Exercise objective:
Transcribe exactly the lines from the one containing "- Distance from center: r = 1.112 Tm" through the last line of the listing below, inclusive, and nothing beyond them.

Data for analysis:
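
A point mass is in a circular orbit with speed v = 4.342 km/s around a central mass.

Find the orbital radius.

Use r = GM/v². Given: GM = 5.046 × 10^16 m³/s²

Convert to SI: v = 4.342 km/s = 4342 m/s.
For a circular orbit, v² = GM / r, so r = GM / v².
r = 5.046e+16 / (4342)² m ≈ 2.677e+09 m = 2.677 × 10^9 m.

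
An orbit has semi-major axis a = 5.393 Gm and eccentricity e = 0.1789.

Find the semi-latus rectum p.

Convert to SI: a = 5.393 Gm = 5.393e+09 m.
p = a (1 − e²).
p = 5.393e+09 · (1 − (0.1789)²) = 5.393e+09 · 0.967995 ≈ 5.22e+09 m = 5.22 Gm.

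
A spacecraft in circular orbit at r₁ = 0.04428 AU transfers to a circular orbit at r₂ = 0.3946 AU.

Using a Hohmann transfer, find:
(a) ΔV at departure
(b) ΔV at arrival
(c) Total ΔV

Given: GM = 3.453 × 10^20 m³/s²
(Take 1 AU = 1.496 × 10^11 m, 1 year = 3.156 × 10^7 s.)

Convert to SI: r₁ = 0.04428 AU = 6.62429e+09 m; r₂ = 0.3946 AU = 5.90322e+10 m.
Transfer semi-major axis: a_t = (r₁ + r₂)/2 = (6.62429e+09 + 5.90322e+10)/2 = 3.28282e+10 m.
Circular speeds: v₁ = √(GM/r₁) = 228312 m/s, v₂ = √(GM/r₂) = 76481.1 m/s.
Transfer speeds (vis-viva v² = GM(2/r − 1/a_t)): v₁ᵗ = 306161 m/s, v₂ᵗ = 34355.8 m/s.
(a) ΔV₁ = |v₁ᵗ − v₁| ≈ 7.785e+04 m/s = 16.42 AU/year.
(b) ΔV₂ = |v₂ − v₂ᵗ| ≈ 4.213e+04 m/s = 8.887 AU/year.
(c) ΔV_total = ΔV₁ + ΔV₂ ≈ 1.2e+05 m/s = 25.31 AU/year.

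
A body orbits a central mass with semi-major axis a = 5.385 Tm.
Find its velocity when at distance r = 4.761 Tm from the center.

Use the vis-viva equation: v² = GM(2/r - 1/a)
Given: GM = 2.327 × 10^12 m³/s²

Convert to SI: a = 5.385 Tm = 5.385e+12 m; r = 4.761 Tm = 4.761e+12 m.
Vis-viva: v = √(GM · (2/r − 1/a)).
2/r − 1/a = 2/4.761e+12 − 1/5.385e+12 = 2.34379e-13 m⁻¹.
v = √(2.327e+12 · 2.34379e-13) m/s ≈ 0.7385 m/s = 0.7385 m/s.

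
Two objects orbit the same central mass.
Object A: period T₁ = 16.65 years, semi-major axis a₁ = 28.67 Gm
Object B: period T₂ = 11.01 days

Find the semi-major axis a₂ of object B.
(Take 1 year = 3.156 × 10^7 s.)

Convert to SI: T₁ = 16.65 years = 5.25474e+08 s; a₁ = 28.67 Gm = 2.867e+10 m; T₂ = 11.01 days = 951264 s.
Kepler's third law: (T₁/T₂)² = (a₁/a₂)³ ⇒ a₂ = a₁ · (T₂/T₁)^(2/3).
T₂/T₁ = 951264 / 5.25474e+08 = 0.0018103.
a₂ = 2.867e+10 · (0.0018103)^(2/3) m ≈ 4.259e+08 m = 425.9 Mm.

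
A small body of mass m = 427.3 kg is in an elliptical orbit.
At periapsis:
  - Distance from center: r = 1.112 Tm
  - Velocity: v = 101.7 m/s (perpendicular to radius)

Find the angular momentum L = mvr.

Convert to SI: r = 1.112 Tm = 1.112e+12 m.
Since v is perpendicular to r, L = m · v · r.
L = 427.3 · 101.7 · 1.112e+12 kg·m²/s ≈ 4.832e+16 kg·m²/s.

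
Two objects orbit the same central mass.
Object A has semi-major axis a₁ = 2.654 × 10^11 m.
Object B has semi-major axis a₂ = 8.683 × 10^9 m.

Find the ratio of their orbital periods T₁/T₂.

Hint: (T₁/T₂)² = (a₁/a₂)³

From Kepler's third law, (T₁/T₂)² = (a₁/a₂)³, so T₁/T₂ = (a₁/a₂)^(3/2).
a₁/a₂ = 2.654e+11 / 8.683e+09 = 30.5655.
T₁/T₂ = (30.5655)^(3/2) ≈ 169.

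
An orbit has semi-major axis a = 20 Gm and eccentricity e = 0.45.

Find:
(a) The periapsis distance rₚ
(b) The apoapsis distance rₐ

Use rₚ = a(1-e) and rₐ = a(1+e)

Convert to SI: a = 20 Gm = 2e+10 m.
(a) rₚ = a(1 − e) = 2e+10 · (1 − 0.45) = 2e+10 · 0.55 ≈ 1.1e+10 m = 11 Gm.
(b) rₐ = a(1 + e) = 2e+10 · (1 + 0.45) = 2e+10 · 1.45 ≈ 2.9e+10 m = 29 Gm.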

Finished exercise:
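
  - Distance from center: r = 1.112 Tm
  - Velocity: v = 101.7 m/s (perpendicular to radius)

Find the angular momentum L = mvr.

Convert to SI: r = 1.112 Tm = 1.112e+12 m.
Since v is perpendicular to r, L = m · v · r.
L = 427.3 · 101.7 · 1.112e+12 kg·m²/s ≈ 4.832e+16 kg·m²/s.

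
Two objects orbit the same central mass.
Object A has semi-major axis a₁ = 2.654 × 10^11 m.
Object B has semi-major axis a₂ = 8.683 × 10^9 m.

Find the ratio of their orbital periods T₁/T₂.

Hint: (T₁/T₂)² = (a₁/a₂)³

From Kepler's third law, (T₁/T₂)² = (a₁/a₂)³, so T₁/T₂ = (a₁/a₂)^(3/2).
a₁/a₂ = 2.654e+11 / 8.683e+09 = 30.5655.
T₁/T₂ = (30.5655)^(3/2) ≈ 169.

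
An orbit has semi-major axis a = 20 Gm and eccentricity e = 0.45.

Find:
(a) The periapsis distance rₚ
(b) The apoapsis distance rₐ

Use rₚ = a(1-e) and rₐ = a(1+e)

Convert to SI: a = 20 Gm = 2e+10 m.
(a) rₚ = a(1 − e) = 2e+10 · (1 − 0.45) = 2e+10 · 0.55 ≈ 1.1e+10 m = 11 Gm.
(b) rₐ = a(1 + e) = 2e+10 · (1 + 0.45) = 2e+10 · 1.45 ≈ 2.9e+10 m = 29 Gm.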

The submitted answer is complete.